Exactly as written, give back every record below.

[RECORDS PROVIDED — start]

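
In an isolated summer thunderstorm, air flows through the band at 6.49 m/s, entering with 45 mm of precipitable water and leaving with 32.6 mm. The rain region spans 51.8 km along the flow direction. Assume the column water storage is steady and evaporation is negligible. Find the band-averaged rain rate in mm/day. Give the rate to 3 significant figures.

Column moisture flux per unit crosswind length is F = V × PW.
Inflow: F_in = 6.49 × 45 = 292.05 mm·m/s
Outflow: F_out = 6.49 × 32.6 = 211.574 mm·m/s
Steady-state rate R = (F_in − F_out)/L = (292.05 − 211.574) / 51800 m = 1.554e-03 mm/s.
R = 1.554e-03 × 3600 × 24 = 134 mm/day.

R ≈ 134 mm/day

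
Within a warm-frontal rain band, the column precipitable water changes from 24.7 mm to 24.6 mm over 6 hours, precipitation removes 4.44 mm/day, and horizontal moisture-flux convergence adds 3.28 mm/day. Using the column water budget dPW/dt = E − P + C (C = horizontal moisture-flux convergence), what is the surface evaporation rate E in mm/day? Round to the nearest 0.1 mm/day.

E ≈ 0.8 mm/day

dPW/dt = (24.6 − 24.7) mm / (6/24 day) = -0.400 mm/day.
E = dPW/dt + P − C = (-0.400) + 4.44 − (3.28) = 0.8 mm/day.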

[RECORDS PROVIDED — finish]

- **RESPONSE AREA**:
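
In an isolated summer thunderstorm, air flows through the band at 6.49 m/s, entering with 45 mm of precipitable water and leaving with 32.6 mm. The rain region spans 51.8 km along the flow direction. Assume the column water storage is steady and evaporation is negligible. Find the band-averaged rain rate in mm/day. Give the rate to 3 significant figures.

Column moisture flux per unit crosswind length is F = V × PW.
Inflow: F_in = 6.49 × 45 = 292.05 mm·m/s
Outflow: F_out = 6.49 × 32.6 = 211.574 mm·m/s
Steady-state rate R = (F_in − F_out)/L = (292.05 − 211.574) / 51800 m = 1.554e-03 mm/s.
R = 1.554e-03 × 3600 × 24 = 134 mm/day.

R ≈ 134 mm/day

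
Within a warm-frontal rain band, the column precipitable water changes from 24.7 mm to 24.6 mm over 6 hours, precipitation removes 4.44 mm/day, and horizontal moisture-flux convergence adds 3.28 mm/day. Using the column water budget dPW/dt = E − P + C (C = horizontal moisture-flux convergence), what is the surface evaporation rate E in mm/day? Round to the nearest 0.1 mm/day.

E ≈ 0.8 mm/day

dPW/dt = (24.6 − 24.7) mm / (6/24 day) = -0.400 mm/day.
E = dPW/dt + P − C = (-0.400) + 4.44 − (3.28) = 0.8 mm/day.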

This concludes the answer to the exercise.